■ **Task objective**
When you reach the entries below, transcribe each line word for word.
· · · · · · ·
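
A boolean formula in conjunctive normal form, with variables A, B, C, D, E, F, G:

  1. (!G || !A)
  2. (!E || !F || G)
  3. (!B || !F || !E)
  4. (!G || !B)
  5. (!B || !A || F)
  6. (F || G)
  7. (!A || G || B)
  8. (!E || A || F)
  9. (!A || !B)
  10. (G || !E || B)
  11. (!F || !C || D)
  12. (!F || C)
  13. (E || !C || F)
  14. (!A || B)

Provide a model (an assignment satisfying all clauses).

A=F, B=T, C=T, D=T, E=F, F=T, G=F

Check each clause:
  1. (!G || !A) — !G is true.
  2. (!E || !F || G) — !E is true.
  3. (!B || !F || !E) — !E is true.
  4. (!G || !B) — !G is true.
  5. (!B || !A || F) — !A is true.
  6. (G || F) — F is true.
  7. (!A || B || G) — B is true.
  8. (A || F || !E) — !E is true.
  9. (!A || !B) — !A is true.
  10. (G || B || !E) — B is true.
  11. (D || !F || !C) — D is true.
  12. (!F || C) — C is true.
  13. (!C || E || F) — F is true.
  14. (!A || B) — B is true.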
· · · · · · ·
■ **Your solution**
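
A boolean formula in conjunctive normal form, with variables A, B, C, D, E, F, G:

  1. (!G || !A)
  2. (!E || !F || G)
  3. (!B || !F || !E)
  4. (!G || !B)
  5. (!B || !A || F)
  6. (F || G)
  7. (!A || G || B)
  8. (!E || A || F)
  9. (!A || !B)
  10. (G || !E || B)
  11. (!F || !C || D)
  12. (!F || C)
  13. (E || !C || F)
  14. (!A || B)

Provide a model (an assignment satisfying all clauses).

A=F, B=T, C=T, D=T, E=F, F=T, G=F

Check each clause:
  1. (!G || !A) — !G is true.
  2. (!E || !F || G) — !E is true.
  3. (!B || !F || !E) — !E is true.
  4. (!G || !B) — !G is true.
  5. (!B || !A || F) — !A is true.
  6. (G || F) — F is true.
  7. (!A || B || G) — B is true.
  8. (A || F || !E) — !E is true.
  9. (!A || !B) — !A is true.
  10. (G || B || !E) — B is true.
  11. (D || !F || !C) — D is true.
  12. (!F || C) — C is true.
  13. (!C || E || F) — F is true.
  14. (!A || B) — B is true.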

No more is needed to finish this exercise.